*PROBLEM TO SOLVE*
The entries that follow include a run beginning at the line with "Find the minimum" and ending at the line with "Edges: applicant 3—job"; restate that run word for word and leave the rest out.

*****

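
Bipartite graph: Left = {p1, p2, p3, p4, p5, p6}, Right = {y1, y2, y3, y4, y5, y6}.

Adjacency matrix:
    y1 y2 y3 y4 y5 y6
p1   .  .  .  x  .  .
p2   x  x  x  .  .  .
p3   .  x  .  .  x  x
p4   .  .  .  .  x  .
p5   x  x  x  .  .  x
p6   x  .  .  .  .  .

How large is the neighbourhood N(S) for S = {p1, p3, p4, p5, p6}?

The union of neighbours of {p1, p3, p4, p5, p6} is {y1, y2, y3, y4, y5, y6}, which has 6 elements.
Since |N(S)| = 6 ≥ |S| = 5, Hall's condition holds for this subset.

6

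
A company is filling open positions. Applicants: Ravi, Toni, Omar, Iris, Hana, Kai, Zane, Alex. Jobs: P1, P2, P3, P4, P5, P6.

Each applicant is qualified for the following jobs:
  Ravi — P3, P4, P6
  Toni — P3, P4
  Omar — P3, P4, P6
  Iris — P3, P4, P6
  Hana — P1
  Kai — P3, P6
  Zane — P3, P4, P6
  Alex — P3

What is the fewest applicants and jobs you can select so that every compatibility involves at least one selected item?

4

{Hana, P3, P4, P6} is a vertex cover of size 4: every edge has an endpoint in this set.
No smaller cover exists because Ravi–P4, Toni–P3, Omar–P6, Hana–P1 is a matching of size 4, and a cover must include an endpoint of each of these disjoint edges (König's theorem).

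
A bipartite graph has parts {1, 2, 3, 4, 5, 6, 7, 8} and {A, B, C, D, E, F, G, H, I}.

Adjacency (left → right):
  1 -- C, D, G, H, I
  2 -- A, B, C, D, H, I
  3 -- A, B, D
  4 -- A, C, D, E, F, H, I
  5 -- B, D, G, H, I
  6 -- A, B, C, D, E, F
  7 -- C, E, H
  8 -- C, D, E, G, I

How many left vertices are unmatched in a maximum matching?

One maximum matching: 1–D, 2–I, 3–B, 4–E, 5–H, 6–A, 7–C, 8–G.
This saturates every left vertex, so 8 is the maximum.
That matches 8 of the 8, leaving 0 unmatched; no matching can do better.

0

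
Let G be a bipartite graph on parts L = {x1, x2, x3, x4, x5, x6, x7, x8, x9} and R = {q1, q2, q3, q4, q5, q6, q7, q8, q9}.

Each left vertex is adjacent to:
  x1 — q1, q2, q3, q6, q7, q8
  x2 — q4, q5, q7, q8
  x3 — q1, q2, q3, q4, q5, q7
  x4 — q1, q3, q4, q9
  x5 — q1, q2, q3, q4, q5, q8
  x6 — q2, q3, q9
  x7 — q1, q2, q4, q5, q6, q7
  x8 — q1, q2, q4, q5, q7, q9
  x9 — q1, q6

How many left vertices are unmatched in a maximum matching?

A valid assignment of size 9: x1–q1, x2–q5, x3–q7, x4–q3, x5–q8, x6–q2, x7–q4, x8–q9, x9–q6.
All 9 left vertices are matched, so no larger matching exists.
That matches 9 of the 9, leaving 0 unmatched; no matching can do better.

0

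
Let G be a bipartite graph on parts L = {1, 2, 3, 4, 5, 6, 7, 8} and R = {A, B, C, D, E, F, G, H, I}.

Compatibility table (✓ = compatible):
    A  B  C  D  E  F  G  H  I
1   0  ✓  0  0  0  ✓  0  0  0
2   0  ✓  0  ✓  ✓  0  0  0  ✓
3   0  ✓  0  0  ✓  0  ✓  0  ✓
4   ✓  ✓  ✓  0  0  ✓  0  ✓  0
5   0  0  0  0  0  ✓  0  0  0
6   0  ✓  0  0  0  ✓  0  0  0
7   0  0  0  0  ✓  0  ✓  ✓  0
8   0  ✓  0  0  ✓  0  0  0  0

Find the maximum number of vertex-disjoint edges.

7

For example, pair 1→B, 2→D, 3→I, 4→A, 5→F, 7→G, 8→E.
The set {1, 5, 6} has only 2 neighbours ({B, F}), so by Hall's theorem at most 7 of the 8 left vertices can be matched.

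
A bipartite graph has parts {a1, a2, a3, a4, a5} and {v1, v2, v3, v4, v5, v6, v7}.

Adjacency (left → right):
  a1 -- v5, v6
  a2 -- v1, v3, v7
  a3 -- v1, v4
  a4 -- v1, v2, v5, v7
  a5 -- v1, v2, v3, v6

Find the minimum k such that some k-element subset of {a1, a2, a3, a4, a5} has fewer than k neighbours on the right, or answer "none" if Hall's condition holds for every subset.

A matching saturating every left vertex exists, for instance a1→v6, a2→v1, a3→v4, a4→v7, a5→v2.
By Hall's marriage theorem, this means |N(S)| ≥ |S| for every subset S, so no violating subset exists.

none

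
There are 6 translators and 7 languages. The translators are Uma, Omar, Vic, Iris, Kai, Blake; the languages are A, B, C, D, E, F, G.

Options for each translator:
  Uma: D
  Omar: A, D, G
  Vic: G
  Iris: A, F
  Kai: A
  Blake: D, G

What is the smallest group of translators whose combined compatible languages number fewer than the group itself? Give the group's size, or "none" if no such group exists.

Take S = {Uma, Vic, Blake}. Its neighbourhood is {D, G}, so |N(S)| = 2 < |S| = 3.
Every subset of size less than 3 has at least as many neighbours as members, so 3 is the minimum.

3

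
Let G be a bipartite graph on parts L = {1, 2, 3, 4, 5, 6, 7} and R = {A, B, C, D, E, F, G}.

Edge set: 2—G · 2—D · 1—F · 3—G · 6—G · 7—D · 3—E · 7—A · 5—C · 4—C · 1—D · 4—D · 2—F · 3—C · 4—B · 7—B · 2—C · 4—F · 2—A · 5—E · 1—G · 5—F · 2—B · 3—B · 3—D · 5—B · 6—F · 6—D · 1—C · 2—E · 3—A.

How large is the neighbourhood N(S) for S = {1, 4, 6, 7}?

6

The union of neighbours of {1, 4, 6, 7} is {A, B, C, D, F, G}, which has 6 elements.
Since |N(S)| = 6 ≥ |S| = 4, Hall's condition holds for this subset.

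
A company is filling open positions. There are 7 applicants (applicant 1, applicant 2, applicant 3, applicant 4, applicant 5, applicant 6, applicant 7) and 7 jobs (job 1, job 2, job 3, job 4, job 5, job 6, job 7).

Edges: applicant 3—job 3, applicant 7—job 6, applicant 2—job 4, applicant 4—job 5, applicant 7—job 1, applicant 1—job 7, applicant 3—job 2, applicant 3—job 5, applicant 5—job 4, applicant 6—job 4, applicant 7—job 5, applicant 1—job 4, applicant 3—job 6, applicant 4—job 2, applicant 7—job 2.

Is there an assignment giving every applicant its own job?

The set {applicant 2, applicant 5, applicant 6} has only 1 neighbour ({job 4}), so by Hall's theorem at most 5 of the 7 applicants can be matched.
Hence no matching covers every applicant.

No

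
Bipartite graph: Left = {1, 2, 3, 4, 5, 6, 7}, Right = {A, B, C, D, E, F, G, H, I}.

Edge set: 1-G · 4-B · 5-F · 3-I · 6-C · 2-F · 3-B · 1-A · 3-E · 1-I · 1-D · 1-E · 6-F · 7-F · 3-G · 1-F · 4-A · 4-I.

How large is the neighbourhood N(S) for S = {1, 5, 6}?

7

The union of neighbours of {1, 5, 6} is {A, C, D, E, F, G, I}, which has 7 elements.
Since |N(S)| = 7 ≥ |S| = 3, Hall's condition holds for this subset.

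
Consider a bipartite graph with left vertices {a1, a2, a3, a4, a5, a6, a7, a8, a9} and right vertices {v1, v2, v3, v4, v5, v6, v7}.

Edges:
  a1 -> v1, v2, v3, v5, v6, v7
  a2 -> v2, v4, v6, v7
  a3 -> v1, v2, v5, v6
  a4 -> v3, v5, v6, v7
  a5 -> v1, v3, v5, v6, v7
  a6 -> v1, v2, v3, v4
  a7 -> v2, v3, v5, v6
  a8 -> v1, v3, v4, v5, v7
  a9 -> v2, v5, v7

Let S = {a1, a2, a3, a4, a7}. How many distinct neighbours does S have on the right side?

The union of neighbours of {a1, a2, a3, a4, a7} is {v1, v2, v3, v4, v5, v6, v7}, which has 7 elements.
Since |N(S)| = 7 ≥ |S| = 5, Hall's condition holds for this subset.

7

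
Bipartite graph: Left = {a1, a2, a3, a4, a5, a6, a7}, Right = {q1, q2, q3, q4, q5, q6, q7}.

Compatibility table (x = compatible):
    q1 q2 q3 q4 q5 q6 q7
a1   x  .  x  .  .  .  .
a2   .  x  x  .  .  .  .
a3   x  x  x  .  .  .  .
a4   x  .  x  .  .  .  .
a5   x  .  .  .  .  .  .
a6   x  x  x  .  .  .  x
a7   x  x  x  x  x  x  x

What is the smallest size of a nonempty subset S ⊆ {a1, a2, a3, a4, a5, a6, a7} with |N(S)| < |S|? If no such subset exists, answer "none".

3

Take S = {a1, a4, a5}. Its neighbourhood is {q1, q3}, so |N(S)| = 2 < |S| = 3.
Every subset of size less than 3 has at least as many neighbours as members, so 3 is the minimum.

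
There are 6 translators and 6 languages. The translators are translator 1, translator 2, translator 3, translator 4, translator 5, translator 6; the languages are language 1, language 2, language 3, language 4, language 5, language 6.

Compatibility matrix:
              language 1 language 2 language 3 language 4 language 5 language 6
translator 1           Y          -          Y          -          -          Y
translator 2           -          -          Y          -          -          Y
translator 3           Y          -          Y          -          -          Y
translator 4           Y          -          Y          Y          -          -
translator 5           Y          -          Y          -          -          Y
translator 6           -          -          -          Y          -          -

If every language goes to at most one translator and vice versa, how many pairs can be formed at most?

A valid assignment of size 4: translator 1→language 1, translator 2→language 3, translator 3→language 6, translator 4→language 4.
The set {translator 1, translator 2, translator 3, translator 4, translator 5, translator 6} has only 4 neighbours ({language 1, language 3, language 4, language 6}), so by Hall's theorem at most 4 of the 6 translators can be matched.

4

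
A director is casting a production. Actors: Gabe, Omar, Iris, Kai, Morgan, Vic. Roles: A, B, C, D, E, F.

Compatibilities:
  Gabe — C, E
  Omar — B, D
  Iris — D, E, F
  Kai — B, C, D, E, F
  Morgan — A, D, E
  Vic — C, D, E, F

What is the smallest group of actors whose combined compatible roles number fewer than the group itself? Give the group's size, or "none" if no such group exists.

A matching saturating every actor exists, for instance Gabe→C, Omar→D, Iris→F, Kai→B, Morgan→A, Vic→E.
By Hall's marriage theorem, this means |N(S)| ≥ |S| for every subset S, so no violating subset exists.

none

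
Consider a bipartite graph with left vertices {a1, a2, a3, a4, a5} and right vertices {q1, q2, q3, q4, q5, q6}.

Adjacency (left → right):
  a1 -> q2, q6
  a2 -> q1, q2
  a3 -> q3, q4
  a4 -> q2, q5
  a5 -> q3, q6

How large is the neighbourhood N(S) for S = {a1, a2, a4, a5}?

5

The union of neighbours of {a1, a2, a4, a5} is {q1, q2, q3, q5, q6}, which has 5 elements.
Since |N(S)| = 5 ≥ |S| = 4, Hall's condition holds for this subset.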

*****

*WRITTEN SOLUTION*
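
Find the minimum k such that some k-element subset of {a1, a2, a3, a4, a5} has fewer than k neighbours on the right, or answer "none" if Hall's condition holds for every subset.

A matching saturating every left vertex exists, for instance a1→v6, a2→v1, a3→v4, a4→v7, a5→v2.
By Hall's marriage theorem, this means |N(S)| ≥ |S| for every subset S, so no violating subset exists.

none

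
There are 6 translators and 7 languages. The translators are Uma, Omar, Vic, Iris, Kai, Blake; the languages are A, B, C, D, E, F, G.

Options for each translator:
  Uma: D
  Omar: A, D, G
  Vic: G
  Iris: A, F
  Kai: A
  Blake: D, G

What is the smallest group of translators whose combined compatible languages number fewer than the group itself? Give the group's size, or "none" if no such group exists.

Take S = {Uma, Vic, Blake}. Its neighbourhood is {D, G}, so |N(S)| = 2 < |S| = 3.
Every subset of size less than 3 has at least as many neighbours as members, so 3 is the minimum.

3

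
Let G be a bipartite graph on parts L = {1, 2, 3, 4, 5, 6, 7} and R = {A, B, C, D, E, F, G}.

Edge set: 2—G · 2—D · 1—F · 3—G · 6—G · 7—D · 3—E · 7—A · 5—C · 4—C · 1—D · 4—D · 2—F · 3—C · 4—B · 7—B · 2—C · 4—F · 2—A · 5—E · 1—G · 5—F · 2—B · 3—B · 3—D · 5—B · 6—F · 6—D · 1—C · 2—E · 3—A.

How large is the neighbourhood N(S) for S = {1, 4, 6, 7}?

6

The union of neighbours of {1, 4, 6, 7} is {A, B, C, D, F, G}, which has 6 elements.
Since |N(S)| = 6 ≥ |S| = 4, Hall's condition holds for this subset.

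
A company is filling open positions. There are 7 applicants (applicant 1, applicant 2, applicant 3, applicant 4, applicant 5, applicant 6, applicant 7) and 7 jobs (job 1, job 2, job 3, job 4, job 5, job 6, job 7).

Edges: applicant 3—job 3, applicant 7—job 6, applicant 2—job 4, applicant 4—job 5, applicant 7—job 1, applicant 1—job 7, applicant 3—job 2, applicant 3—job 5, applicant 5—job 4, applicant 6—job 4, applicant 7—job 5, applicant 1—job 4, applicant 3—job 6, applicant 4—job 2, applicant 7—job 2.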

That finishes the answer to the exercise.